***** RECORD EXCERPTS *****
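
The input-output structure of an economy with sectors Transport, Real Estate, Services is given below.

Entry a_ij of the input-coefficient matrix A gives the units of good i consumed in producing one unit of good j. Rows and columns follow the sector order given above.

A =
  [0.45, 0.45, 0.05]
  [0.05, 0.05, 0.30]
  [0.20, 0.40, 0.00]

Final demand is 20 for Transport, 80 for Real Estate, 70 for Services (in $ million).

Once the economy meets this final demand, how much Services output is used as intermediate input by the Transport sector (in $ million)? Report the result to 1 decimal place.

z_ST = 33.8

I − A =
  [   0.55    -0.45    -0.05]
  [  -0.05     0.95    -0.30]
  [  -0.20    -0.40     1.00]
Cofactors of I−A, C_ij = (−1)^(i+j)·(minor ij) (rows/columns in the sector order above):
  C_11 = (0.95)(1.00) − (-0.30)(-0.40) = 0.8300
  C_12 = −[(-0.05)(1.00) − (-0.30)(-0.20)] = 0.1100
  C_13 = (-0.05)(-0.40) − (0.95)(-0.20) = 0.2100
  C_21 = −[(-0.45)(1.00) − (-0.05)(-0.40)] = 0.4700
  C_22 = (0.55)(1.00) − (-0.05)(-0.20) = 0.5400
  C_23 = −[(0.55)(-0.40) − (-0.45)(-0.20)] = 0.3100
  C_31 = (-0.45)(-0.30) − (-0.05)(0.95) = 0.1825
  C_32 = −[(0.55)(-0.30) − (-0.05)(-0.05)] = 0.1675
  C_33 = (0.55)(0.95) − (-0.45)(-0.05) = 0.5000
det(I−A) = Σ_j (I−A)_1j·C_1j = (0.55)(0.8300) + (-0.45)(0.1100) + (-0.05)(0.2100) = 0.3965
adj(I−A) = Cᵀ =
  [ 0.8300   0.4700   0.1825]
  [ 0.1100   0.5400   0.1675]
  [ 0.2100   0.3100   0.5000]
(I − A)⁻¹ = adj(I−A) / det(I−A) ≈
  [   2.0933     1.1854     0.4603]
  [   0.2774     1.3619     0.4224]
  [   0.5296     0.7818     1.2610]
First solve x = (I − A)⁻¹ d = adj(I−A)·d / det(I−A); in particular x_T = (0.8300·20 + 0.4700·80 + 0.1825·70) / 0.3965 = 66.975 / 0.3965 ≈ 168.916.
Intermediate flow from S to T: z_ST = a_ST · x_T = 0.20 × 66.975 / 0.3965 = 13.395 / 0.3965 ≈ 33.8.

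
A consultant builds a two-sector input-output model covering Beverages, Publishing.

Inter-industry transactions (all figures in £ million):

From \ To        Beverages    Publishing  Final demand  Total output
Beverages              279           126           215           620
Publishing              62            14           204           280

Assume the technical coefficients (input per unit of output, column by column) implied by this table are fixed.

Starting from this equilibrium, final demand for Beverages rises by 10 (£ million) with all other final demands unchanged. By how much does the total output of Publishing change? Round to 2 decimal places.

Technical coefficients a_ij = z_ij / X_j:
  a_BB = 279/620 = 0.45, a_PB = 62/620 = 0.10
  a_BP = 126/280 = 0.45, a_PP = 14/280 = 0.05
I − A =
  [   0.55    -0.45]
  [  -0.10     0.95]
det(I−A) = (0.55)(0.95) − (-0.45)(-0.10) = 0.4775
adj(I−A) = [[0.95, 0.45], [0.10, 0.55]]
(I − A)⁻¹ = adj(I−A) / det(I−A) ≈
  [   1.9895     0.9424]
  [   0.2094     1.1518]
Δx = (I − A)⁻¹ Δd with Δd having +10 in the Beverages component and 0 elsewhere.
So Δx_P = L_PB · (+10), where L_PB = adj(I−A)_PB / det(I−A) = 0.10 / 0.4775.
Δx_P = 0.10 × (+10) / 0.4775 = 1.00 / 0.4775 ≈ 2.09.

Δx_P = 2.09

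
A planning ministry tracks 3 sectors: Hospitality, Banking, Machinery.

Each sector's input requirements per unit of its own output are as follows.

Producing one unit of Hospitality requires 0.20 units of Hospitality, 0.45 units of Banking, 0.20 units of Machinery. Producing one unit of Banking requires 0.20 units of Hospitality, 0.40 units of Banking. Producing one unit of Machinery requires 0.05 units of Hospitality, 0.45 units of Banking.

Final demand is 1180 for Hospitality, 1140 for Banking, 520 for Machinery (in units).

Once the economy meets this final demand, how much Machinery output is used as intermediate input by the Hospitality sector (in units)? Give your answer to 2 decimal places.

I − A =
  [   0.80    -0.20    -0.05]
  [  -0.45     0.60    -0.45]
  [  -0.20     0.00     1.00]
Cofactors of I−A, C_ij = (−1)^(i+j)·(minor ij) (rows/columns in the sector order above):
  C_11 = (0.60)(1.00) − (-0.45)(0.00) = 0.6000
  C_12 = −[(-0.45)(1.00) − (-0.45)(-0.20)] = 0.5400
  C_13 = (-0.45)(0.00) − (0.60)(-0.20) = 0.1200
  C_21 = −[(-0.20)(1.00) − (-0.05)(0.00)] = 0.2000
  C_22 = (0.80)(1.00) − (-0.05)(-0.20) = 0.7900
  C_23 = −[(0.80)(0.00) − (-0.20)(-0.20)] = 0.0400
  C_31 = (-0.20)(-0.45) − (-0.05)(0.60) = 0.1200
  C_32 = −[(0.80)(-0.45) − (-0.05)(-0.45)] = 0.3825
  C_33 = (0.80)(0.60) − (-0.20)(-0.45) = 0.3900
det(I−A) = Σ_j (I−A)_1j·C_1j = (0.80)(0.6000) + (-0.20)(0.5400) + (-0.05)(0.1200) = 0.3660
adj(I−A) = Cᵀ =
  [ 0.6000   0.2000   0.1200]
  [ 0.5400   0.7900   0.3825]
  [ 0.1200   0.0400   0.3900]
(I − A)⁻¹ = adj(I−A) / det(I−A) ≈
  [   1.6393     0.5464     0.3279]
  [   1.4754     2.1585     1.0451]
  [   0.3279     0.1093     1.0656]
First solve x = (I − A)⁻¹ d = adj(I−A)·d / det(I−A); in particular x_H = (0.6000·1180 + 0.2000·1140 + 0.1200·520) / 0.3660 = 998.40 / 0.3660 ≈ 2727.8689.
Intermediate flow from M to H: z_MH = a_MH · x_H = 0.20 × 998.40 / 0.3660 = 199.68 / 0.3660 ≈ 545.57.

z_MH = 545.57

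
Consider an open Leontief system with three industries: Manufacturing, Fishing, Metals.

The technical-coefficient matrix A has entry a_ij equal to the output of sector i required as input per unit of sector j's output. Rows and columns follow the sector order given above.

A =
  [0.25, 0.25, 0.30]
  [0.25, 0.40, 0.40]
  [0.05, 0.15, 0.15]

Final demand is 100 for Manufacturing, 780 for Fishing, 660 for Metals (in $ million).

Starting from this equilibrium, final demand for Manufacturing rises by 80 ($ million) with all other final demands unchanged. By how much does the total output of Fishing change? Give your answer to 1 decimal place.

Δx_2 = 71.8

I − A =
  [   0.75    -0.25    -0.30]
  [  -0.25     0.60    -0.40]
  [  -0.05    -0.15     0.85]
Cofactors of I−A, C_ij = (−1)^(i+j)·(minor ij) (rows/columns in the sector order above):
  C_11 = (0.60)(0.85) − (-0.40)(-0.15) = 0.4500
  C_12 = −[(-0.25)(0.85) − (-0.40)(-0.05)] = 0.2325
  C_13 = (-0.25)(-0.15) − (0.60)(-0.05) = 0.0675
  C_21 = −[(-0.25)(0.85) − (-0.30)(-0.15)] = 0.2575
  C_22 = (0.75)(0.85) − (-0.30)(-0.05) = 0.6225
  C_23 = −[(0.75)(-0.15) − (-0.25)(-0.05)] = 0.1250
  C_31 = (-0.25)(-0.40) − (-0.30)(0.60) = 0.2800
  C_32 = −[(0.75)(-0.40) − (-0.30)(-0.25)] = 0.3750
  C_33 = (0.75)(0.60) − (-0.25)(-0.25) = 0.3875
det(I−A) = Σ_j (I−A)_1j·C_1j = (0.75)(0.4500) + (-0.25)(0.2325) + (-0.30)(0.0675) = 0.259125
adj(I−A) = Cᵀ =
  [ 0.4500   0.2575   0.2800]
  [ 0.2325   0.6225   0.3750]
  [ 0.0675   0.1250   0.3875]
(I − A)⁻¹ = adj(I−A) / det(I−A) ≈
  [   1.7366     0.9937     1.0806]
  [   0.8973     2.4023     1.4472]
  [   0.2605     0.4824     1.4954]
Δx = (I − A)⁻¹ Δd with Δd having +80 in the Manufacturing component and 0 elsewhere.
So Δx_2 = L_21 · (+80), where L_21 = adj(I−A)_21 / det(I−A) = 0.2325 / 0.259125.
Δx_2 = 0.2325 × (+80) / 0.259125 = 18.60 / 0.259125 ≈ 71.8.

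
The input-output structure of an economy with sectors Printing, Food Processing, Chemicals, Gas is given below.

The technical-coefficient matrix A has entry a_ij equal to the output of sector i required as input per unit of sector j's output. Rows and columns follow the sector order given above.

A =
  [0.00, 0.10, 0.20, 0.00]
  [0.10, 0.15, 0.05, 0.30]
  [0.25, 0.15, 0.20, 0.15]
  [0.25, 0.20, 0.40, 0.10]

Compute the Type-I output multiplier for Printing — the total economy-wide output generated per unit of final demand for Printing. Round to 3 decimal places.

I − A =
  [   1.00    -0.10    -0.20     0.00]
  [  -0.10     0.85    -0.05    -0.30]
  [  -0.25    -0.15     0.80    -0.15]
  [  -0.25    -0.20    -0.40     0.90]
Compute the cofactors C_ij = (−1)^(i+j)·(3×3 minor ij) of I−A; the adjugate is their transpose:
adj(I−A) = Cᵀ =
  [ 0.486750   0.099000   0.157500   0.059250]
  [ 0.169125   0.607500   0.198000   0.235500]
  [ 0.235875   0.191250   0.688500   0.178500]
  [ 0.277625   0.247500   0.393750   0.617750]
det(I−A) = Σ_j (I−A)_1j·C_1j = (1.00)(0.486750) + (-0.10)(0.169125) + (-0.20)(0.235875) + (0.00)(0.277625) = 0.4226625
(I − A)⁻¹ = adj(I−A) / det(I−A) ≈
  [   1.1516     0.2342     0.3726     0.1402]
  [   0.4001     1.4373     0.4685     0.5572]
  [   0.5581     0.4525     1.6290     0.4223]
  [   0.6568     0.5856     0.9316     1.4616]
The output multiplier for sector j is the column-j sum of the Leontief inverse (I − A)⁻¹ = adj(I−A) / det(I−A).
Column P of adj(I−A): (0.486750, 0.169125, 0.235875, 0.277625); det(I−A) = 0.4226625.
m_P = (0.486750 + 0.169125 + 0.235875 + 0.277625) / 0.4226625 = 1.169375 / 0.4226625 ≈ 2.767.

m_P = 2.767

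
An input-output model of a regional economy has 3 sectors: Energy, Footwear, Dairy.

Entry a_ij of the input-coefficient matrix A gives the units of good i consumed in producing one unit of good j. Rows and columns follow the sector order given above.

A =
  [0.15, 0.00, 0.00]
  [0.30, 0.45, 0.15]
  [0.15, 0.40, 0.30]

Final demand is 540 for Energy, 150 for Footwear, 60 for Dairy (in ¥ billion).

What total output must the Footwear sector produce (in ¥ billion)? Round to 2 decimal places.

x_2 = 805.25

I − A =
  [   0.85     0.00     0.00]
  [  -0.30     0.55    -0.15]
  [  -0.15    -0.40     0.70]
Cofactors of I−A, C_ij = (−1)^(i+j)·(minor ij) (rows/columns in the sector order above):
  C_11 = (0.55)(0.70) − (-0.15)(-0.40) = 0.3250
  C_12 = −[(-0.30)(0.70) − (-0.15)(-0.15)] = 0.2325
  C_13 = (-0.30)(-0.40) − (0.55)(-0.15) = 0.2025
  C_21 = −[(0.00)(0.70) − (0.00)(-0.40)] = 0.0000
  C_22 = (0.85)(0.70) − (0.00)(-0.15) = 0.5950
  C_23 = −[(0.85)(-0.40) − (0.00)(-0.15)] = 0.3400
  C_31 = (0.00)(-0.15) − (0.00)(0.55) = 0.0000
  C_32 = −[(0.85)(-0.15) − (0.00)(-0.30)] = 0.1275
  C_33 = (0.85)(0.55) − (0.00)(-0.30) = 0.4675
det(I−A) = Σ_j (I−A)_1j·C_1j = (0.85)(0.3250) + (0.00)(0.2325) + (0.00)(0.2025) = 0.27625
adj(I−A) = Cᵀ =
  [ 0.3250   0.0000   0.0000]
  [ 0.2325   0.5950   0.1275]
  [ 0.2025   0.3400   0.4675]
(I − A)⁻¹ = adj(I−A) / det(I−A) ≈
  [   1.1765     0.0000     0.0000]
  [   0.8416     2.1538     0.4615]
  [   0.7330     1.2308     1.6923]
x = (I − A)⁻¹ d = adj(I−A)·d / det(I−A), with det(I−A) = 0.27625:
  x_1 = (0.3250·540 + 0.0000·150 + 0.0000·60) / 0.27625 = 175.50 / 0.27625 ≈ 635.29
  x_2 = (0.2325·540 + 0.5950·150 + 0.1275·60) / 0.27625 = 222.45 / 0.27625 ≈ 805.25
  x_3 = (0.2025·540 + 0.3400·150 + 0.4675·60) / 0.27625 = 188.40 / 0.27625 ≈ 681.99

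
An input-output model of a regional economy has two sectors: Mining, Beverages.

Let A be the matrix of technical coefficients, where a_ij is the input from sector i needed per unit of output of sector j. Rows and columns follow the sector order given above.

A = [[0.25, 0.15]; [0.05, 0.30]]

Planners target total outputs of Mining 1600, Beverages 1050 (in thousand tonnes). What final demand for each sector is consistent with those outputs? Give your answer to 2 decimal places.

I − A =
  [   0.75    -0.15]
  [  -0.05     0.70]
d = (I − A) x:
  d_1 = (+0.75)·1600 + (-0.15)·1050 = 1042.50
  d_2 = (-0.05)·1600 + (+0.70)·1050 = 655.00

d_1 = 1042.50, d_2 = 655.00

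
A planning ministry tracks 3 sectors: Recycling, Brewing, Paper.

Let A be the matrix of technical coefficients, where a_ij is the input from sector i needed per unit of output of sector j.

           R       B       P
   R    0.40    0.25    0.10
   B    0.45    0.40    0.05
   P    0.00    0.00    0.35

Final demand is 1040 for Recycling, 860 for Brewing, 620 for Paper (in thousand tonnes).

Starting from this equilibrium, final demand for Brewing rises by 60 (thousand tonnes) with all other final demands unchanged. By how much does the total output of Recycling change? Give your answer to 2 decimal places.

Δx_R = 60.61

I − A =
  [   0.60    -0.25    -0.10]
  [  -0.45     0.60    -0.05]
  [   0.00     0.00     0.65]
Cofactors of I−A, C_ij = (−1)^(i+j)·(minor ij) (rows/columns in the sector order above):
  C_11 = (0.60)(0.65) − (-0.05)(0.00) = 0.3900
  C_12 = −[(-0.45)(0.65) − (-0.05)(0.00)] = 0.2925
  C_13 = (-0.45)(0.00) − (0.60)(0.00) = 0.0000
  C_21 = −[(-0.25)(0.65) − (-0.10)(0.00)] = 0.1625
  C_22 = (0.60)(0.65) − (-0.10)(0.00) = 0.3900
  C_23 = −[(0.60)(0.00) − (-0.25)(0.00)] = 0.0000
  C_31 = (-0.25)(-0.05) − (-0.10)(0.60) = 0.0725
  C_32 = −[(0.60)(-0.05) − (-0.10)(-0.45)] = 0.0750
  C_33 = (0.60)(0.60) − (-0.25)(-0.45) = 0.2475
det(I−A) = Σ_j (I−A)_1j·C_1j = (0.60)(0.3900) + (-0.25)(0.2925) + (-0.10)(0.0000) = 0.160875
adj(I−A) = Cᵀ =
  [ 0.3900   0.1625   0.0725]
  [ 0.2925   0.3900   0.0750]
  [ 0.0000   0.0000   0.2475]
(I − A)⁻¹ = adj(I−A) / det(I−A) ≈
  [   2.4242     1.0101     0.4507]
  [   1.8182     2.4242     0.4662]
  [   0.0000     0.0000     1.5385]
Δx = (I − A)⁻¹ Δd with Δd having +60 in the Brewing component and 0 elsewhere.
So Δx_R = L_RB · (+60), where L_RB = adj(I−A)_RB / det(I−A) = 0.1625 / 0.160875.
Δx_R = 0.1625 × (+60) / 0.160875 = 9.75 / 0.160875 ≈ 60.61.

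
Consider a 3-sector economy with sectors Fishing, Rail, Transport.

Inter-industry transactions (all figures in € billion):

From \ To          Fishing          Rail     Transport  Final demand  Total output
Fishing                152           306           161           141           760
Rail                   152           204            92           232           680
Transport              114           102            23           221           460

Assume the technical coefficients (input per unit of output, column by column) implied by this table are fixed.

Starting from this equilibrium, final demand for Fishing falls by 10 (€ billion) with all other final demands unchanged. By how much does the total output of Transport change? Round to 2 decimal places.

Technical coefficients a_ij = z_ij / X_j:
  a_FF = 152/760 = 0.20, a_RF = 152/760 = 0.20, a_TF = 114/760 = 0.15
  a_FR = 306/680 = 0.45, a_RR = 204/680 = 0.30, a_TR = 102/680 = 0.15
  a_FT = 161/460 = 0.35, a_RT = 92/460 = 0.20, a_TT = 23/460 = 0.05
I − A =
  [   0.80    -0.45    -0.35]
  [  -0.20     0.70    -0.20]
  [  -0.15    -0.15     0.95]
Cofactors of I−A, C_ij = (−1)^(i+j)·(minor ij) (rows/columns in the sector order above):
  C_11 = (0.70)(0.95) − (-0.20)(-0.15) = 0.6350
  C_12 = −[(-0.20)(0.95) − (-0.20)(-0.15)] = 0.2200
  C_13 = (-0.20)(-0.15) − (0.70)(-0.15) = 0.1350
  C_21 = −[(-0.45)(0.95) − (-0.35)(-0.15)] = 0.4800
  C_22 = (0.80)(0.95) − (-0.35)(-0.15) = 0.7075
  C_23 = −[(0.80)(-0.15) − (-0.45)(-0.15)] = 0.1875
  C_31 = (-0.45)(-0.20) − (-0.35)(0.70) = 0.3350
  C_32 = −[(0.80)(-0.20) − (-0.35)(-0.20)] = 0.2300
  C_33 = (0.80)(0.70) − (-0.45)(-0.20) = 0.4700
det(I−A) = Σ_j (I−A)_1j·C_1j = (0.80)(0.6350) + (-0.45)(0.2200) + (-0.35)(0.1350) = 0.36175
adj(I−A) = Cᵀ =
  [ 0.6350   0.4800   0.3350]
  [ 0.2200   0.7075   0.2300]
  [ 0.1350   0.1875   0.4700]
(I − A)⁻¹ = adj(I−A) / det(I−A) ≈
  [   1.7554     1.3269     0.9261]
  [   0.6082     1.9558     0.6358]
  [   0.3732     0.5183     1.2992]
Δx = (I − A)⁻¹ Δd with Δd having -10 in the Fishing component and 0 elsewhere.
So Δx_T = L_TF · (-10), where L_TF = adj(I−A)_TF / det(I−A) = 0.1350 / 0.36175.
Δx_T = 0.1350 × (-10) / 0.36175 = -1.35 / 0.36175 ≈ -3.73.

Δx_T = -3.73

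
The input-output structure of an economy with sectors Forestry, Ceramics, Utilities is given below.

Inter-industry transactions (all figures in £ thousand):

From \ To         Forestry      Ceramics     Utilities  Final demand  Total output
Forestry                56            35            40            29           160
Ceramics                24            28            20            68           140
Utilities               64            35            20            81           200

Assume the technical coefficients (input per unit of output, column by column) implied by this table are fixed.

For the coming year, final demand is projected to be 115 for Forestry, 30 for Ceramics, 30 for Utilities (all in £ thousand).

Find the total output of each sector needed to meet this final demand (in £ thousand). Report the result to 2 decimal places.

x_1 = 278.53, x_2 = 113.30, x_3 = 188.60

Technical coefficients a_ij = z_ij / X_j:
  a_11 = 56/160 = 0.35, a_21 = 24/160 = 0.15, a_31 = 64/160 = 0.40
  a_12 = 35/140 = 0.25, a_22 = 28/140 = 0.20, a_32 = 35/140 = 0.25
  a_13 = 40/200 = 0.20, a_23 = 20/200 = 0.10, a_33 = 20/200 = 0.10
I − A =
  [   0.65    -0.25    -0.20]
  [  -0.15     0.80    -0.10]
  [  -0.40    -0.25     0.90]
Cofactors of I−A, C_ij = (−1)^(i+j)·(minor ij) (rows/columns in the sector order above):
  C_11 = (0.80)(0.90) − (-0.10)(-0.25) = 0.6950
  C_12 = −[(-0.15)(0.90) − (-0.10)(-0.40)] = 0.1750
  C_13 = (-0.15)(-0.25) − (0.80)(-0.40) = 0.3575
  C_21 = −[(-0.25)(0.90) − (-0.20)(-0.25)] = 0.2750
  C_22 = (0.65)(0.90) − (-0.20)(-0.40) = 0.5050
  C_23 = −[(0.65)(-0.25) − (-0.25)(-0.40)] = 0.2625
  C_31 = (-0.25)(-0.10) − (-0.20)(0.80) = 0.1850
  C_32 = −[(0.65)(-0.10) − (-0.20)(-0.15)] = 0.0950
  C_33 = (0.65)(0.80) − (-0.25)(-0.15) = 0.4825
det(I−A) = Σ_j (I−A)_1j·C_1j = (0.65)(0.6950) + (-0.25)(0.1750) + (-0.20)(0.3575) = 0.3365
adj(I−A) = Cᵀ =
  [ 0.6950   0.2750   0.1850]
  [ 0.1750   0.5050   0.0950]
  [ 0.3575   0.2625   0.4825]
(I − A)⁻¹ = adj(I−A) / det(I−A) ≈
  [   2.0654     0.8172     0.5498]
  [   0.5201     1.5007     0.2823]
  [   1.0624     0.7801     1.4339]
x = (I − A)⁻¹ d = adj(I−A)·d / det(I−A), with det(I−A) = 0.3365:
  x_1 = (0.6950·115 + 0.2750·30 + 0.1850·30) / 0.3365 = 93.725 / 0.3365 ≈ 278.53
  x_2 = (0.1750·115 + 0.5050·30 + 0.0950·30) / 0.3365 = 38.125 / 0.3365 ≈ 113.30
  x_3 = (0.3575·115 + 0.2625·30 + 0.4825·30) / 0.3365 = 63.4625 / 0.3365 ≈ 188.60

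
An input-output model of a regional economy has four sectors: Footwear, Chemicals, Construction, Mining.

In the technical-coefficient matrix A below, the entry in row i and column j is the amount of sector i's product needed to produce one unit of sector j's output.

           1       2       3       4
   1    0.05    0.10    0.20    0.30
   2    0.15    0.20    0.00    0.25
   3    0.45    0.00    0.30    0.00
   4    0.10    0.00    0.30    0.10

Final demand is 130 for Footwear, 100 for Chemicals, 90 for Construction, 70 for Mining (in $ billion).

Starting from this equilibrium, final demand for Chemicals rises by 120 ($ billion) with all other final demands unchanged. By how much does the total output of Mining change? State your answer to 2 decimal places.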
*****
Return the lines above precisely as they appear, beginning at the first line and ending at the line with "A consultant builds", and nothing after it.

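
The input-output structure of an economy with sectors Transport, Real Estate, Services is given below.

Entry a_ij of the input-coefficient matrix A gives the units of good i consumed in producing one unit of good j. Rows and columns follow the sector order given above.

A =
  [0.45, 0.45, 0.05]
  [0.05, 0.05, 0.30]
  [0.20, 0.40, 0.00]

Final demand is 20 for Transport, 80 for Real Estate, 70 for Services (in $ million).

Once the economy meets this final demand, how much Services output is used as intermediate input by the Transport sector (in $ million)? Report the result to 1 decimal place.

z_ST = 33.8

I − A =
  [   0.55    -0.45    -0.05]
  [  -0.05     0.95    -0.30]
  [  -0.20    -0.40     1.00]
Cofactors of I−A, C_ij = (−1)^(i+j)·(minor ij) (rows/columns in the sector order above):
  C_11 = (0.95)(1.00) − (-0.30)(-0.40) = 0.8300
  C_12 = −[(-0.05)(1.00) − (-0.30)(-0.20)] = 0.1100
  C_13 = (-0.05)(-0.40) − (0.95)(-0.20) = 0.2100
  C_21 = −[(-0.45)(1.00) − (-0.05)(-0.40)] = 0.4700
  C_22 = (0.55)(1.00) − (-0.05)(-0.20) = 0.5400
  C_23 = −[(0.55)(-0.40) − (-0.45)(-0.20)] = 0.3100
  C_31 = (-0.45)(-0.30) − (-0.05)(0.95) = 0.1825
  C_32 = −[(0.55)(-0.30) − (-0.05)(-0.05)] = 0.1675
  C_33 = (0.55)(0.95) − (-0.45)(-0.05) = 0.5000
det(I−A) = Σ_j (I−A)_1j·C_1j = (0.55)(0.8300) + (-0.45)(0.1100) + (-0.05)(0.2100) = 0.3965
adj(I−A) = Cᵀ =
  [ 0.8300   0.4700   0.1825]
  [ 0.1100   0.5400   0.1675]
  [ 0.2100   0.3100   0.5000]
(I − A)⁻¹ = adj(I−A) / det(I−A) ≈
  [   2.0933     1.1854     0.4603]
  [   0.2774     1.3619     0.4224]
  [   0.5296     0.7818     1.2610]
First solve x = (I − A)⁻¹ d = adj(I−A)·d / det(I−A); in particular x_T = (0.8300·20 + 0.4700·80 + 0.1825·70) / 0.3965 = 66.975 / 0.3965 ≈ 168.916.
Intermediate flow from S to T: z_ST = a_ST · x_T = 0.20 × 66.975 / 0.3965 = 13.395 / 0.3965 ≈ 33.8.

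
A consultant builds a two-sector input-output model covering Beverages, Publishing.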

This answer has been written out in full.